**TASK OBJECTIVE:** Give back exactly the lines of the material below that start at the line containing "2*x**2 - x + 1." and end at the line containing "Take u(x) = 2*x**3", and no others.
━━━
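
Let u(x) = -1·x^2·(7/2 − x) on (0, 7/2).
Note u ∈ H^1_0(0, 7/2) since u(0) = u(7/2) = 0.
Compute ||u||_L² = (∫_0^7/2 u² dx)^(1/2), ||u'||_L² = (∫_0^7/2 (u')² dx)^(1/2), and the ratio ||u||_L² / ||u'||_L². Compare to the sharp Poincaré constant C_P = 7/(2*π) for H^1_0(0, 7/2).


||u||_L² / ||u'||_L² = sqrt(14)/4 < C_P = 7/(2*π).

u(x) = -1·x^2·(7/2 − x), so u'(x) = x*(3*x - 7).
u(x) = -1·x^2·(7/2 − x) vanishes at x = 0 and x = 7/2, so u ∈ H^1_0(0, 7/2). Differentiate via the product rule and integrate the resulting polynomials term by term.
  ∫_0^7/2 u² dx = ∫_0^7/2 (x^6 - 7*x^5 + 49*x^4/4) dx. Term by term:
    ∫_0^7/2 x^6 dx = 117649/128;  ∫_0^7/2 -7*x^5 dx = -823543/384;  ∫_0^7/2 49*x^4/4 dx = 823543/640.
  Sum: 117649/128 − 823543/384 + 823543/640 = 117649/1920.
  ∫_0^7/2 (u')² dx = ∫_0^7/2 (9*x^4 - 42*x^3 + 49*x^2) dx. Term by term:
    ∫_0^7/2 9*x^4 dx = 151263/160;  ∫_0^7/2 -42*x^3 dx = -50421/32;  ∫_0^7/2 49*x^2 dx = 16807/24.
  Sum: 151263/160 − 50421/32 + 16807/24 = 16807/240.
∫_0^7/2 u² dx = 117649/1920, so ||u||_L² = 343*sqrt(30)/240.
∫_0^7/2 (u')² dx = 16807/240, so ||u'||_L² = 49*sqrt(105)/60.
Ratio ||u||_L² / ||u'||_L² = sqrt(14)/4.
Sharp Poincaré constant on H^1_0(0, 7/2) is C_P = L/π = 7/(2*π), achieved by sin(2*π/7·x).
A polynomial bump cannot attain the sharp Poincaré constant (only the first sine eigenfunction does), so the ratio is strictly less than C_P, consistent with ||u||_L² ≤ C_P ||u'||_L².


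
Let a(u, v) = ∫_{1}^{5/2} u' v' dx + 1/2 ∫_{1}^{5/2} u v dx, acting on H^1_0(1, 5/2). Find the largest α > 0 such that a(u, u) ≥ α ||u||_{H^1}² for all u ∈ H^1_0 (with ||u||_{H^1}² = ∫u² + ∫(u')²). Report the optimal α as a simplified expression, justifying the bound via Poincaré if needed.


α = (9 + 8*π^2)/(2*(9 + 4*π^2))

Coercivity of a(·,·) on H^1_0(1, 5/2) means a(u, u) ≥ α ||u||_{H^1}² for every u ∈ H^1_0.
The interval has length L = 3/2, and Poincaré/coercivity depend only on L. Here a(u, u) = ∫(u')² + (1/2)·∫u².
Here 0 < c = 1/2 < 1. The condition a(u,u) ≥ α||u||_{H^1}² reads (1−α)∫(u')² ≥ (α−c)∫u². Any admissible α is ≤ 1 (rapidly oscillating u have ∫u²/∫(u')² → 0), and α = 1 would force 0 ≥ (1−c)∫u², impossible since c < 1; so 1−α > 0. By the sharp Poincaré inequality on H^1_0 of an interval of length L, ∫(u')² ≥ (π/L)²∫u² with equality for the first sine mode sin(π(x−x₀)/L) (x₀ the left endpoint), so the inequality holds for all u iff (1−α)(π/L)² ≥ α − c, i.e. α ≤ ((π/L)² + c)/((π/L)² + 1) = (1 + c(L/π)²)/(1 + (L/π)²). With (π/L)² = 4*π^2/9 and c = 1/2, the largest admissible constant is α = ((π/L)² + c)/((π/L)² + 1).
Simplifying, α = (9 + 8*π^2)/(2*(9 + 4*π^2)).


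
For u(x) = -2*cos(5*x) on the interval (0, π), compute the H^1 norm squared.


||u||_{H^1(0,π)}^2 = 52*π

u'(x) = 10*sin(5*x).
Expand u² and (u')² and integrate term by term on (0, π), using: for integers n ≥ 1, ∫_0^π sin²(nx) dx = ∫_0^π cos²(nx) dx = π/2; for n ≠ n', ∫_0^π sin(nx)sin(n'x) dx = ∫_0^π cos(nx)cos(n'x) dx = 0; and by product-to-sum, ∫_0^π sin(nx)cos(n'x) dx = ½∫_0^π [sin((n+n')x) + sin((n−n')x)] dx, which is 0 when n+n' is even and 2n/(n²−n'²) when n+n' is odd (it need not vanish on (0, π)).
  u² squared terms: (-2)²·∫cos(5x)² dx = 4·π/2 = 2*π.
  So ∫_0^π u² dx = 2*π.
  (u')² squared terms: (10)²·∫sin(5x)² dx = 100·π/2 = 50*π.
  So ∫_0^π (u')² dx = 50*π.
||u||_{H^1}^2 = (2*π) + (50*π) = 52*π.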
━━━
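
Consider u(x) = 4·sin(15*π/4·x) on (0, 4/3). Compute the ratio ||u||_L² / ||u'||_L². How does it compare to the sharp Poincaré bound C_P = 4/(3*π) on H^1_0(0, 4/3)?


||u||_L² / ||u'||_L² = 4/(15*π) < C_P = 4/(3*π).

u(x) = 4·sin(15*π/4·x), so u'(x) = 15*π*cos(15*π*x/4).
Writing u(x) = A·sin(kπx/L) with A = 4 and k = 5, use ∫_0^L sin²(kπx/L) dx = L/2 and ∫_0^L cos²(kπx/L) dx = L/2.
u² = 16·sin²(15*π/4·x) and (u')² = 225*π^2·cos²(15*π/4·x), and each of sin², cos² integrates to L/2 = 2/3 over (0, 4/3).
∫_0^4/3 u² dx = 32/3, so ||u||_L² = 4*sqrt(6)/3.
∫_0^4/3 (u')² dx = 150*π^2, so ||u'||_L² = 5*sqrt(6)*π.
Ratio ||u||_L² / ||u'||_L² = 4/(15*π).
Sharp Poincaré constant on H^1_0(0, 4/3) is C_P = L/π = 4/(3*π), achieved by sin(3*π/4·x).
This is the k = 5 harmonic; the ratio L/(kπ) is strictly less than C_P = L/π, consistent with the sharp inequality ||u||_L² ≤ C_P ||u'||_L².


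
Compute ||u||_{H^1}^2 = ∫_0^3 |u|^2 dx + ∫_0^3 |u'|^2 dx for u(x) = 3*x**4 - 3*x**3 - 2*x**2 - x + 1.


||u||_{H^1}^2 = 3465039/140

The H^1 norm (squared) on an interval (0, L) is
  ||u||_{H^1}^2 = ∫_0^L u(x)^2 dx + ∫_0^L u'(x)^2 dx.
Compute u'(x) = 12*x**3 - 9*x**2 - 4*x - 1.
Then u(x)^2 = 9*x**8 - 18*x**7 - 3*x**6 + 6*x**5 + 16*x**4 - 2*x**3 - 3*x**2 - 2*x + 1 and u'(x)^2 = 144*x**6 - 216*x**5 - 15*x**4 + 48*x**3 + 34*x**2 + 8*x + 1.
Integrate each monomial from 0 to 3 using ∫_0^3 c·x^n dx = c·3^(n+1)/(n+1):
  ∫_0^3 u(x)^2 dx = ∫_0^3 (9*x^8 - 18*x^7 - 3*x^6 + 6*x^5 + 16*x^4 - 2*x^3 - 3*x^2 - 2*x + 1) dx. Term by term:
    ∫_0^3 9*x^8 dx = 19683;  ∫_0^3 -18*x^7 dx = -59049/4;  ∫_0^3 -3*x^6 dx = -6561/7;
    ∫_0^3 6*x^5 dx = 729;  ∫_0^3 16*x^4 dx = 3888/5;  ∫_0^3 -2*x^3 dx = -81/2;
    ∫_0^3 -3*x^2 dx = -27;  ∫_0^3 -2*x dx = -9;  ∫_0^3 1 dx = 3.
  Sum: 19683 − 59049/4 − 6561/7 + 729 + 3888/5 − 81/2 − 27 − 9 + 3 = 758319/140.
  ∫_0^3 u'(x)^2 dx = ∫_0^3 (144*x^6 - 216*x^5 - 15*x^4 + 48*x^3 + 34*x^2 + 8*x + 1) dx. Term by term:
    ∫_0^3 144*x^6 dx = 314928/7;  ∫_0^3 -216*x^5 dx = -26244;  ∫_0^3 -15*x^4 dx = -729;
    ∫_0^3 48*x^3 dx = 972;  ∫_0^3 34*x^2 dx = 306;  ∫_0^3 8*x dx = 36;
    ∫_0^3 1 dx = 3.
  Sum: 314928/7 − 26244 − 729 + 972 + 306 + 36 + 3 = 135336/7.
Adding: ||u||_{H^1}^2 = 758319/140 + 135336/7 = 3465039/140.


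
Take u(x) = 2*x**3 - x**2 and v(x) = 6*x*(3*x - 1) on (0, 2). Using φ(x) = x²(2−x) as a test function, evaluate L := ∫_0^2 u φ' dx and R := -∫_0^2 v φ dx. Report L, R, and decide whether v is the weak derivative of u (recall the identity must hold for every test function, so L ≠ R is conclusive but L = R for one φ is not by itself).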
━━━
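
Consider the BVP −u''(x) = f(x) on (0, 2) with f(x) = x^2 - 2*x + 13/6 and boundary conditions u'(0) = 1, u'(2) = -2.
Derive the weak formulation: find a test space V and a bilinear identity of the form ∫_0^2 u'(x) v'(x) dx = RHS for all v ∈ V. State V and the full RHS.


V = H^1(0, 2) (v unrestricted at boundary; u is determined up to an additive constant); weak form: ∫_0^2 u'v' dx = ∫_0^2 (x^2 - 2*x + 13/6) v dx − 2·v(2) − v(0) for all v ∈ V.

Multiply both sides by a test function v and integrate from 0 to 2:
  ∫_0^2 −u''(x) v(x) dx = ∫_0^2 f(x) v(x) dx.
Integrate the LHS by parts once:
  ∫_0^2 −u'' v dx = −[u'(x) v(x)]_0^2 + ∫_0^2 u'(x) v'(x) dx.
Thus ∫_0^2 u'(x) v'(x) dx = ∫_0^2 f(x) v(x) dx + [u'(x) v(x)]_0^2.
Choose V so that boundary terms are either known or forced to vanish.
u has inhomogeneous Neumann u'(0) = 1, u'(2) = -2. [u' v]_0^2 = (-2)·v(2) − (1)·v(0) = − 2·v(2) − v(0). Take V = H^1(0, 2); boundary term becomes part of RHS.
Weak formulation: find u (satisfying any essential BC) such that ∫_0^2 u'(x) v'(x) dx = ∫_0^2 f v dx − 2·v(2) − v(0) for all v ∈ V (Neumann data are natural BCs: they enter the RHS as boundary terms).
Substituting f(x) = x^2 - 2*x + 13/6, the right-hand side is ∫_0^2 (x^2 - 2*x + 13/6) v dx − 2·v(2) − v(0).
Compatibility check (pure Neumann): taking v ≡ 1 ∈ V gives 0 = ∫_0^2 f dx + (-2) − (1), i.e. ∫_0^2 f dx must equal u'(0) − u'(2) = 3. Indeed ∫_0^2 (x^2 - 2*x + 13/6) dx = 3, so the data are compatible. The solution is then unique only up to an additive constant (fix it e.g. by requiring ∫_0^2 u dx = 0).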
━━━
**EXERCISE ANSWER:**
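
Compute ||u||_{H^1}^2 = ∫_0^3 |u|^2 dx + ∫_0^3 |u'|^2 dx for u(x) = 3*x**4 - 3*x**3 - 2*x**2 - x + 1.


||u||_{H^1}^2 = 3465039/140

The H^1 norm (squared) on an interval (0, L) is
  ||u||_{H^1}^2 = ∫_0^L u(x)^2 dx + ∫_0^L u'(x)^2 dx.
Compute u'(x) = 12*x**3 - 9*x**2 - 4*x - 1.
Then u(x)^2 = 9*x**8 - 18*x**7 - 3*x**6 + 6*x**5 + 16*x**4 - 2*x**3 - 3*x**2 - 2*x + 1 and u'(x)^2 = 144*x**6 - 216*x**5 - 15*x**4 + 48*x**3 + 34*x**2 + 8*x + 1.
Integrate each monomial from 0 to 3 using ∫_0^3 c·x^n dx = c·3^(n+1)/(n+1):
  ∫_0^3 u(x)^2 dx = ∫_0^3 (9*x^8 - 18*x^7 - 3*x^6 + 6*x^5 + 16*x^4 - 2*x^3 - 3*x^2 - 2*x + 1) dx. Term by term:
    ∫_0^3 9*x^8 dx = 19683;  ∫_0^3 -18*x^7 dx = -59049/4;  ∫_0^3 -3*x^6 dx = -6561/7;
    ∫_0^3 6*x^5 dx = 729;  ∫_0^3 16*x^4 dx = 3888/5;  ∫_0^3 -2*x^3 dx = -81/2;
    ∫_0^3 -3*x^2 dx = -27;  ∫_0^3 -2*x dx = -9;  ∫_0^3 1 dx = 3.
  Sum: 19683 − 59049/4 − 6561/7 + 729 + 3888/5 − 81/2 − 27 − 9 + 3 = 758319/140.
  ∫_0^3 u'(x)^2 dx = ∫_0^3 (144*x^6 - 216*x^5 - 15*x^4 + 48*x^3 + 34*x^2 + 8*x + 1) dx. Term by term:
    ∫_0^3 144*x^6 dx = 314928/7;  ∫_0^3 -216*x^5 dx = -26244;  ∫_0^3 -15*x^4 dx = -729;
    ∫_0^3 48*x^3 dx = 972;  ∫_0^3 34*x^2 dx = 306;  ∫_0^3 8*x dx = 36;
    ∫_0^3 1 dx = 3.
  Sum: 314928/7 − 26244 − 729 + 972 + 306 + 36 + 3 = 135336/7.
Adding: ||u||_{H^1}^2 = 758319/140 + 135336/7 = 3465039/140.


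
Take u(x) = 2*x**3 - x**2 and v(x) = 6*x*(3*x - 1) on (0, 2). Using φ(x) = x²(2−x) as a test function, evaluate L := ∫_0^2 u φ' dx and R := -∫_0^2 v φ dx. Report L, R, and decide whether v is the weak derivative of u (recall the identity must hold for every test function, so L ≠ R is conclusive but L = R for one φ is not by itself).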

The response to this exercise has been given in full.